ASSIGNED TASK ▸ Transcribe the records word for word, beginning with the first line and ending with the line that contains "Answer: -210 + √1589 ≈ -170.14"; include nothing else.
-- DATA SUPPLIED follows --
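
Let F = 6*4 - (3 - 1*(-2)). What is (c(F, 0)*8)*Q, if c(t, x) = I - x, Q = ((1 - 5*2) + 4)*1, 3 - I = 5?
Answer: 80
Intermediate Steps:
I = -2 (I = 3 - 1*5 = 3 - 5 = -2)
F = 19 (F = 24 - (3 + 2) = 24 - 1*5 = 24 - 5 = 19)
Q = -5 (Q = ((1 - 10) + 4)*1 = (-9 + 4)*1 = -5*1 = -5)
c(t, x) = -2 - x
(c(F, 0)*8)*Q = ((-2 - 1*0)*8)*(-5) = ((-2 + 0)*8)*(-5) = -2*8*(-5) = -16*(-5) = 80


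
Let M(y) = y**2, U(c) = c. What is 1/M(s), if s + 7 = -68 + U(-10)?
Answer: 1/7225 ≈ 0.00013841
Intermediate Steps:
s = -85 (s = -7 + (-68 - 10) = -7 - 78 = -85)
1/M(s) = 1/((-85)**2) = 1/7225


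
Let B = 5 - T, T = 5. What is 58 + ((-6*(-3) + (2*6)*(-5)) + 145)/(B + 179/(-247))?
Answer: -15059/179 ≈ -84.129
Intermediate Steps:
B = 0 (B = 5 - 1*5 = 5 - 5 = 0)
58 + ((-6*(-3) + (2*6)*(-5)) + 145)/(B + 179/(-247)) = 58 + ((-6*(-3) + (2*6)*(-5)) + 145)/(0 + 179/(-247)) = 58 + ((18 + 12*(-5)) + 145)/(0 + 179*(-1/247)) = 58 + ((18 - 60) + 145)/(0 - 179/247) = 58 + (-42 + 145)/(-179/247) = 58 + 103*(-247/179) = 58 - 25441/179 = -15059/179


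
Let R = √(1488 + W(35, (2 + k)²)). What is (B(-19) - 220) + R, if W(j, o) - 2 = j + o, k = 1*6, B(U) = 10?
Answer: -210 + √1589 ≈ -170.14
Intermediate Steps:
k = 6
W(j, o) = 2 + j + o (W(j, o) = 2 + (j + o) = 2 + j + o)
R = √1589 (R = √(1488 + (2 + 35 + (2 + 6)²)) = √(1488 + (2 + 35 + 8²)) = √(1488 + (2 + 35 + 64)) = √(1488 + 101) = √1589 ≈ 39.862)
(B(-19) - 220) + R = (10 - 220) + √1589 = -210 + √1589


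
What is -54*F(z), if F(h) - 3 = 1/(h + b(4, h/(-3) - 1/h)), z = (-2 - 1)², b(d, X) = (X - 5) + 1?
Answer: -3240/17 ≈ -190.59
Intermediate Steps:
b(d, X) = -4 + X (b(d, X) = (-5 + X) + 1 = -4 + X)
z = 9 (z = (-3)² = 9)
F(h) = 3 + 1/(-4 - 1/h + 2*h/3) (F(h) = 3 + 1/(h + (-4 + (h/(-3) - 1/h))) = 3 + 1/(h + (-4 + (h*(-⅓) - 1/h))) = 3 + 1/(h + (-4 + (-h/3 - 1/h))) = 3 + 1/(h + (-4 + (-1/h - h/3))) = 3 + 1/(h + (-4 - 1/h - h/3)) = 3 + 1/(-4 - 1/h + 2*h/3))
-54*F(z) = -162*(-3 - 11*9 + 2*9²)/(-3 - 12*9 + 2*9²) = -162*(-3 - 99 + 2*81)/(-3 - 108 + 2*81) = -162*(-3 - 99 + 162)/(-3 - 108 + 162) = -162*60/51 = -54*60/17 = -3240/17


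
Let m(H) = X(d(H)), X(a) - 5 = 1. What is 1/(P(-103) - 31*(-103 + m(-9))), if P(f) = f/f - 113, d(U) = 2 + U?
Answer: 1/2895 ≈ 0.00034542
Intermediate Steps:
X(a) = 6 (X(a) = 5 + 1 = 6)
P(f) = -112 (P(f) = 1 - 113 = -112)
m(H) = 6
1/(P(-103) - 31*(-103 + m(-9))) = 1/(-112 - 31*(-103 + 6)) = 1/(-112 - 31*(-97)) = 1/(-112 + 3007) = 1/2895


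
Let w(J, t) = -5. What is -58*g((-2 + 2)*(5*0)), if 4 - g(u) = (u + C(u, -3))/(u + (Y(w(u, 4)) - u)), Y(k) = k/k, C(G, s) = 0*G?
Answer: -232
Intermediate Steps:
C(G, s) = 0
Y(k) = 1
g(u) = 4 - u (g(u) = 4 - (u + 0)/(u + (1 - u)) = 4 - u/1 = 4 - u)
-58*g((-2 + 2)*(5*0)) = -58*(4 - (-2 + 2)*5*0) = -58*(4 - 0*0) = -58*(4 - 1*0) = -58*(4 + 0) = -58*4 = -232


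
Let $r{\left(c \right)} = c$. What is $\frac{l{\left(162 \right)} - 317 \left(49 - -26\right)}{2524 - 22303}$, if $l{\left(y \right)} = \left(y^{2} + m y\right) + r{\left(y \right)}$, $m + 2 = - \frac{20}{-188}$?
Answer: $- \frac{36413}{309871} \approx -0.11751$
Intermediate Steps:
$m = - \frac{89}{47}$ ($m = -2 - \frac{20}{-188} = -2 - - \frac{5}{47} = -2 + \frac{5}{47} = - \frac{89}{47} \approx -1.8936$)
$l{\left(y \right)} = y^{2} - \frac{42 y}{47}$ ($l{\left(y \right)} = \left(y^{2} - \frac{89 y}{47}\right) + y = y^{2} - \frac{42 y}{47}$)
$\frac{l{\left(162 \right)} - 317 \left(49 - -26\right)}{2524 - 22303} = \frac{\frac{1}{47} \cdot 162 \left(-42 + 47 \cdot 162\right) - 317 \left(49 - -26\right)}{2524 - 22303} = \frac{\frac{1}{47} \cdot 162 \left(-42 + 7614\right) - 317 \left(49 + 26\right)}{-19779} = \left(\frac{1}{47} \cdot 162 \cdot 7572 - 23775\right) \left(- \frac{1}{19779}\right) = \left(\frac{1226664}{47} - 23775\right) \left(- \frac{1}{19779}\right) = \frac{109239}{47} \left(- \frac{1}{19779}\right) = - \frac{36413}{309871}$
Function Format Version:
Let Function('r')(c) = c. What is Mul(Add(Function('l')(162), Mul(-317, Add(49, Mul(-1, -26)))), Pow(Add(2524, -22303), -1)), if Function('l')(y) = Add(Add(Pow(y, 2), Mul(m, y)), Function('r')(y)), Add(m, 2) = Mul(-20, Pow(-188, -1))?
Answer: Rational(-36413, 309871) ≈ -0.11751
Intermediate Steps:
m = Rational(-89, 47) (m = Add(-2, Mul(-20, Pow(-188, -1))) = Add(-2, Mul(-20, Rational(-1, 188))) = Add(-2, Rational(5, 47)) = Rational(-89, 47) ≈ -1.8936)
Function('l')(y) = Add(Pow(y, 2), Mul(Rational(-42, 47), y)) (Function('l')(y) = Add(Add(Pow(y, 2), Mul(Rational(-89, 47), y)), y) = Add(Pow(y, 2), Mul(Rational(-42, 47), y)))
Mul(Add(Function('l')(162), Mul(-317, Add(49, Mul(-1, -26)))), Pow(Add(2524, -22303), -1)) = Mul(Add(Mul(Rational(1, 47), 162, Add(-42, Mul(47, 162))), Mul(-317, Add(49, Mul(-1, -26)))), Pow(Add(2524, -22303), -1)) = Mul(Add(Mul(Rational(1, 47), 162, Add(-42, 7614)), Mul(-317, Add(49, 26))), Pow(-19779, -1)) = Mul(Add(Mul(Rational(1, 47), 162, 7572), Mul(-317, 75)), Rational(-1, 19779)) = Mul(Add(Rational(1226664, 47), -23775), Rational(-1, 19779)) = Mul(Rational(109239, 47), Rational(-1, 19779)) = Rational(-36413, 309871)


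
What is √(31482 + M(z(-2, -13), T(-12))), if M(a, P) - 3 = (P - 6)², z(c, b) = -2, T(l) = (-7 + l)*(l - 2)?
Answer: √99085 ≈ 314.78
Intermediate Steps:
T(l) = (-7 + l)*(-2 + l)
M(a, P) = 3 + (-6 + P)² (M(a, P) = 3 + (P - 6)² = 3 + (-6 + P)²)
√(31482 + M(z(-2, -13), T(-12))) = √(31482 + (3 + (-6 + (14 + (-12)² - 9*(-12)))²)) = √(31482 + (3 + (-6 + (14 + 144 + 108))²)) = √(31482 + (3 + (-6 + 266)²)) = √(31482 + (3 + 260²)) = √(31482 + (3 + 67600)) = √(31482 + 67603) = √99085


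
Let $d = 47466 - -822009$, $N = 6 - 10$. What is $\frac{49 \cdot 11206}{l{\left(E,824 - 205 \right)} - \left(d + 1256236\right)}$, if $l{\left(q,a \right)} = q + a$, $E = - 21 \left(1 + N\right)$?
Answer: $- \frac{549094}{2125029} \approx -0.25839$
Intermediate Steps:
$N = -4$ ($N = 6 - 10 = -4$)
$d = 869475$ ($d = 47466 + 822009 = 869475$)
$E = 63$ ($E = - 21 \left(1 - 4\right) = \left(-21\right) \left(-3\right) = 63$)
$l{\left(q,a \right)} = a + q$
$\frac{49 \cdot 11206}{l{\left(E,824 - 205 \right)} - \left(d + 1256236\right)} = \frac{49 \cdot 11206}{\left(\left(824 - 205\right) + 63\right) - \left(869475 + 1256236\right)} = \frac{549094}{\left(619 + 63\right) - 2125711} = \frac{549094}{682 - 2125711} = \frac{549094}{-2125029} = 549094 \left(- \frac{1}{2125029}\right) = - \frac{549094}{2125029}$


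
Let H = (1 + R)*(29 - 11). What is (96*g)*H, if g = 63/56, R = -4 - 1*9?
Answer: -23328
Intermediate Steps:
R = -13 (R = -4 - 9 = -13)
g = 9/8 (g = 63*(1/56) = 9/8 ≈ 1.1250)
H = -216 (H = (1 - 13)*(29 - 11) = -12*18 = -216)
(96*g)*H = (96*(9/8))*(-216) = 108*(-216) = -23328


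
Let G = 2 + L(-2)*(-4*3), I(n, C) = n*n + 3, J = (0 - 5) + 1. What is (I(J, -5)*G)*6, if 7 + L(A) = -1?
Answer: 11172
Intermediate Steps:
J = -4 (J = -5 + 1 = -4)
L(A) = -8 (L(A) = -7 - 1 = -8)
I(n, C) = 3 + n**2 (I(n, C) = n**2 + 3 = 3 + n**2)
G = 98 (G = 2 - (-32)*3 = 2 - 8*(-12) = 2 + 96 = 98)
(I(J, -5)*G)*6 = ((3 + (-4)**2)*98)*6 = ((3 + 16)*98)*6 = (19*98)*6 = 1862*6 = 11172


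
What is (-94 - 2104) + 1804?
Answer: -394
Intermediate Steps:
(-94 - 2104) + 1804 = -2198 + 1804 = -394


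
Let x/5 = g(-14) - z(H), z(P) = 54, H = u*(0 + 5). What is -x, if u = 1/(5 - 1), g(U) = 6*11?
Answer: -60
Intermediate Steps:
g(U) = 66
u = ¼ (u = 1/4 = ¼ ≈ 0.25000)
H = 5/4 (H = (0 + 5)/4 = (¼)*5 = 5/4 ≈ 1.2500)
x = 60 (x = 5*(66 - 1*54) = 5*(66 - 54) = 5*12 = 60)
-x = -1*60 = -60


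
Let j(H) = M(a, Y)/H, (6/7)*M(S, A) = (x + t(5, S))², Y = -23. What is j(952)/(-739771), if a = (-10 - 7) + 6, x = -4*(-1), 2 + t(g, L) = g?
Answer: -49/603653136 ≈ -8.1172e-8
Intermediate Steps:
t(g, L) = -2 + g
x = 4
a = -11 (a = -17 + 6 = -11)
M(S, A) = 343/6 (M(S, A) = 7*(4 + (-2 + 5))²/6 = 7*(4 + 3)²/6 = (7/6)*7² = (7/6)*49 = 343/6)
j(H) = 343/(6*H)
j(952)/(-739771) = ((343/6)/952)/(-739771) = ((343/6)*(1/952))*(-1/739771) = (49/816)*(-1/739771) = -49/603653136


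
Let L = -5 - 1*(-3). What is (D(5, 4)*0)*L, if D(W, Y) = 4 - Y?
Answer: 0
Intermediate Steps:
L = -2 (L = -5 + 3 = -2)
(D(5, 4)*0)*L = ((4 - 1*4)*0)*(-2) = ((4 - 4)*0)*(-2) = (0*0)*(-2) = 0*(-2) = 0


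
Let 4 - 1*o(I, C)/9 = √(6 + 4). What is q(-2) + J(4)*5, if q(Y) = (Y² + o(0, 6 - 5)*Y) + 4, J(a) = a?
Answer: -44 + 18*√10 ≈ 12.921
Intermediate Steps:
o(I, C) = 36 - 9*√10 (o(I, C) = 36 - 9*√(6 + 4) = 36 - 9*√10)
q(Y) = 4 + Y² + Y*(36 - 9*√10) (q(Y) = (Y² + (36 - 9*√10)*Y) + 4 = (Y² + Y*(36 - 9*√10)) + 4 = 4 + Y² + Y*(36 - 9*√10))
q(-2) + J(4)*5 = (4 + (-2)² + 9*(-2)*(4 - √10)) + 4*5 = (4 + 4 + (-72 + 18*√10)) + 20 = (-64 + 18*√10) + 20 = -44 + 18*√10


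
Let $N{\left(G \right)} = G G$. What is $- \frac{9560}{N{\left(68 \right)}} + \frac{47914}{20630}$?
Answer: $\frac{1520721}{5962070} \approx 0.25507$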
-- DATA SUPPLIED concluded --
EXERCISE ANSWER ▸
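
Let F = 6*4 - (3 - 1*(-2)). What is (c(F, 0)*8)*Q, if c(t, x) = I - x, Q = ((1 - 5*2) + 4)*1, 3 - I = 5?
Answer: 80
Intermediate Steps:
I = -2 (I = 3 - 1*5 = 3 - 5 = -2)
F = 19 (F = 24 - (3 + 2) = 24 - 1*5 = 24 - 5 = 19)
Q = -5 (Q = ((1 - 10) + 4)*1 = (-9 + 4)*1 = -5*1 = -5)
c(t, x) = -2 - x
(c(F, 0)*8)*Q = ((-2 - 1*0)*8)*(-5) = ((-2 + 0)*8)*(-5) = -2*8*(-5) = -16*(-5) = 80


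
Let M(y) = y**2, U(c) = c. What is 1/M(s), if s + 7 = -68 + U(-10)?
Answer: 1/7225 ≈ 0.00013841
Intermediate Steps:
s = -85 (s = -7 + (-68 - 10) = -7 - 78 = -85)
1/M(s) = 1/((-85)**2) = 1/7225


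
Let B = 5 - T, T = 5. What is 58 + ((-6*(-3) + (2*6)*(-5)) + 145)/(B + 179/(-247))?
Answer: -15059/179 ≈ -84.129
Intermediate Steps:
B = 0 (B = 5 - 1*5 = 5 - 5 = 0)
58 + ((-6*(-3) + (2*6)*(-5)) + 145)/(B + 179/(-247)) = 58 + ((-6*(-3) + (2*6)*(-5)) + 145)/(0 + 179/(-247)) = 58 + ((18 + 12*(-5)) + 145)/(0 + 179*(-1/247)) = 58 + ((18 - 60) + 145)/(0 - 179/247) = 58 + (-42 + 145)/(-179/247) = 58 + 103*(-247/179) = 58 - 25441/179 = -15059/179


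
Let R = √(1488 + W(35, (2 + k)²)). What is (B(-19) - 220) + R, if W(j, o) - 2 = j + o, k = 1*6, B(U) = 10?
Answer: -210 + √1589 ≈ -170.14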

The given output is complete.